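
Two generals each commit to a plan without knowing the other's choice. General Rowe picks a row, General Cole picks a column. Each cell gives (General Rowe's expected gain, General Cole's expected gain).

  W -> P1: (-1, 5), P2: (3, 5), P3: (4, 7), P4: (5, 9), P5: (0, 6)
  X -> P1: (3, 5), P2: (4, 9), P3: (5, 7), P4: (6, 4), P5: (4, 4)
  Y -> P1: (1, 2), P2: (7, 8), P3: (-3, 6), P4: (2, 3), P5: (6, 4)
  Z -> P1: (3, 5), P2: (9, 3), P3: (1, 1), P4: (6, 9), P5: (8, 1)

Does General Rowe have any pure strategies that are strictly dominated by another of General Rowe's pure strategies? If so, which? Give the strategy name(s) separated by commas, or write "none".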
☆ ☆ ☆ ☆ ☆ ☆ ☆
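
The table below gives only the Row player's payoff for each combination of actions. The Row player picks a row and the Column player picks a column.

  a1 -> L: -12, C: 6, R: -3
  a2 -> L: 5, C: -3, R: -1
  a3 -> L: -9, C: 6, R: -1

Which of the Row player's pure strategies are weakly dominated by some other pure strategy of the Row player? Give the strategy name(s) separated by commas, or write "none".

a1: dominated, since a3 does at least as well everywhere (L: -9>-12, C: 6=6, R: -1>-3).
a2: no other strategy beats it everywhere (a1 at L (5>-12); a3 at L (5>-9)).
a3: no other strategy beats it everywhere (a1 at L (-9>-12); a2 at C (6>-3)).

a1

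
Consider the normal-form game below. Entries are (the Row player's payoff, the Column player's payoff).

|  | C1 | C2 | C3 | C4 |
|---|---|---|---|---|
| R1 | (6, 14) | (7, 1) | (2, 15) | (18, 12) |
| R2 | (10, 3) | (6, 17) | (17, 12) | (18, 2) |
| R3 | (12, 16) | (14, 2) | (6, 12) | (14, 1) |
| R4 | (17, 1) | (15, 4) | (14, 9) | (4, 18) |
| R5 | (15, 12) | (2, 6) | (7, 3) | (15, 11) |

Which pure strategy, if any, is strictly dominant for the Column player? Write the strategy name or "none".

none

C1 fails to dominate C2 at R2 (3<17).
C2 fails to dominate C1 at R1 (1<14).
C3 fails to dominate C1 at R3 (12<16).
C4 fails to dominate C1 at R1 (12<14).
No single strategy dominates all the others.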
☆ ☆ ☆ ☆ ☆ ☆ ☆
• TASK INSTRUCTIONS:
Print exactly the lines above, between the one holding "Two generals each" and the one holding "3), P5: (6, 4)", inclusive, and nothing besides.

• TASK SOLUTION:
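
Two generals each commit to a plan without knowing the other's choice. General Rowe picks a row, General Cole picks a column. Each cell gives (General Rowe's expected gain, General Cole's expected gain).

  W -> P1: (-1, 5), P2: (3, 5), P3: (4, 7), P4: (5, 9), P5: (0, 6)
  X -> P1: (3, 5), P2: (4, 9), P3: (5, 7), P4: (6, 4), P5: (4, 4)
  Y -> P1: (1, 2), P2: (7, 8), P3: (-3, 6), P4: (2, 3), P5: (6, 4)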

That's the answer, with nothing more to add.